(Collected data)
::::

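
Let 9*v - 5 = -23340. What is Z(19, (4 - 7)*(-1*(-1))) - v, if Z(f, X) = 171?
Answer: 24874/9 ≈ 2763.8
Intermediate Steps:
v = -23335/9 (v = 5/9 + (⅑)*(-23340) = 5/9 - 7780/3 = -23335/9 ≈ -2592.8)
Z(19, (4 - 7)*(-1*(-1))) - v = 171 - 1*(-23335/9) = 171 + 23335/9 = 24874/9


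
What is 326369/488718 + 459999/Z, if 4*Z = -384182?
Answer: -386927034985/93878329338 ≈ -4.1216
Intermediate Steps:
Z = -192091/2 (Z = (¼)*(-384182) = -192091/2 ≈ -96046.)
326369/488718 + 459999/Z = 326369/488718 + 459999/(-192091/2) = 326369*(1/488718) + 459999*(-2/192091) = 326369/488718 - 919998/192091 = -386927034985/93878329338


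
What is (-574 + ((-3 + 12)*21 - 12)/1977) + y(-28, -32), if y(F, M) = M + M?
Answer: -420383/659 ≈ -637.91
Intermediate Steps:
y(F, M) = 2*M
(-574 + ((-3 + 12)*21 - 12)/1977) + y(-28, -32) = (-574 + ((-3 + 12)*21 - 12)/1977) + 2*(-32) = (-574 + (9*21 - 12)*(1/1977)) - 64 = (-574 + (189 - 12)*(1/1977)) - 64 = (-574 + 177*(1/1977)) - 64 = (-574 + 59/659) - 64 = -378207/659 - 64 = -420383/659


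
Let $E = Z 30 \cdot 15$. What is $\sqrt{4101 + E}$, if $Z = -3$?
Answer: $\sqrt{2751} \approx 52.45$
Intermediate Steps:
$E = -1350$ ($E = \left(-3\right) 30 \cdot 15 = \left(-90\right) 15 = -1350$)
$\sqrt{4101 + E} = \sqrt{4101 - 1350} = \sqrt{2751}$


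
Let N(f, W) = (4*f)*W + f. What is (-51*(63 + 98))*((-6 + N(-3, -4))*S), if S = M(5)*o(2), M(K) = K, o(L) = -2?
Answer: 3202290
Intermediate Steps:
N(f, W) = f + 4*W*f (N(f, W) = 4*W*f + f = f + 4*W*f)
S = -10 (S = 5*(-2) = -10)
(-51*(63 + 98))*((-6 + N(-3, -4))*S) = (-51*(63 + 98))*((-6 - 3*(1 + 4*(-4)))*(-10)) = (-51*161)*((-6 - 3*(1 - 16))*(-10)) = -8211*(-6 - 3*(-15))*(-10) = -8211*(-6 + 45)*(-10) = -320229*(-10) = -8211*(-390) = 3202290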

::::

▶ [TASK DIRECTIONS]
Scan the data above and copy each line containing the word "What".

▶ [SOLVED EXERCISE]
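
Let 9*v - 5 = -23340. What is Z(19, (4 - 7)*(-1*(-1))) - v, if Z(f, X) = 171?
What is 326369/488718 + 459999/Z, if 4*Z = -384182?
What is (-574 + ((-3 + 12)*21 - 12)/1977) + y(-28, -32), if y(F, M) = M + M?
Let $E = Z 30 \cdot 15$. What is $\sqrt{4101 + E}$, if $Z = -3$?
Let N(f, W) = (4*f)*W + f. What is (-51*(63 + 98))*((-6 + N(-3, -4))*S), if S = M(5)*o(2), M(K) = K, o(L) = -2?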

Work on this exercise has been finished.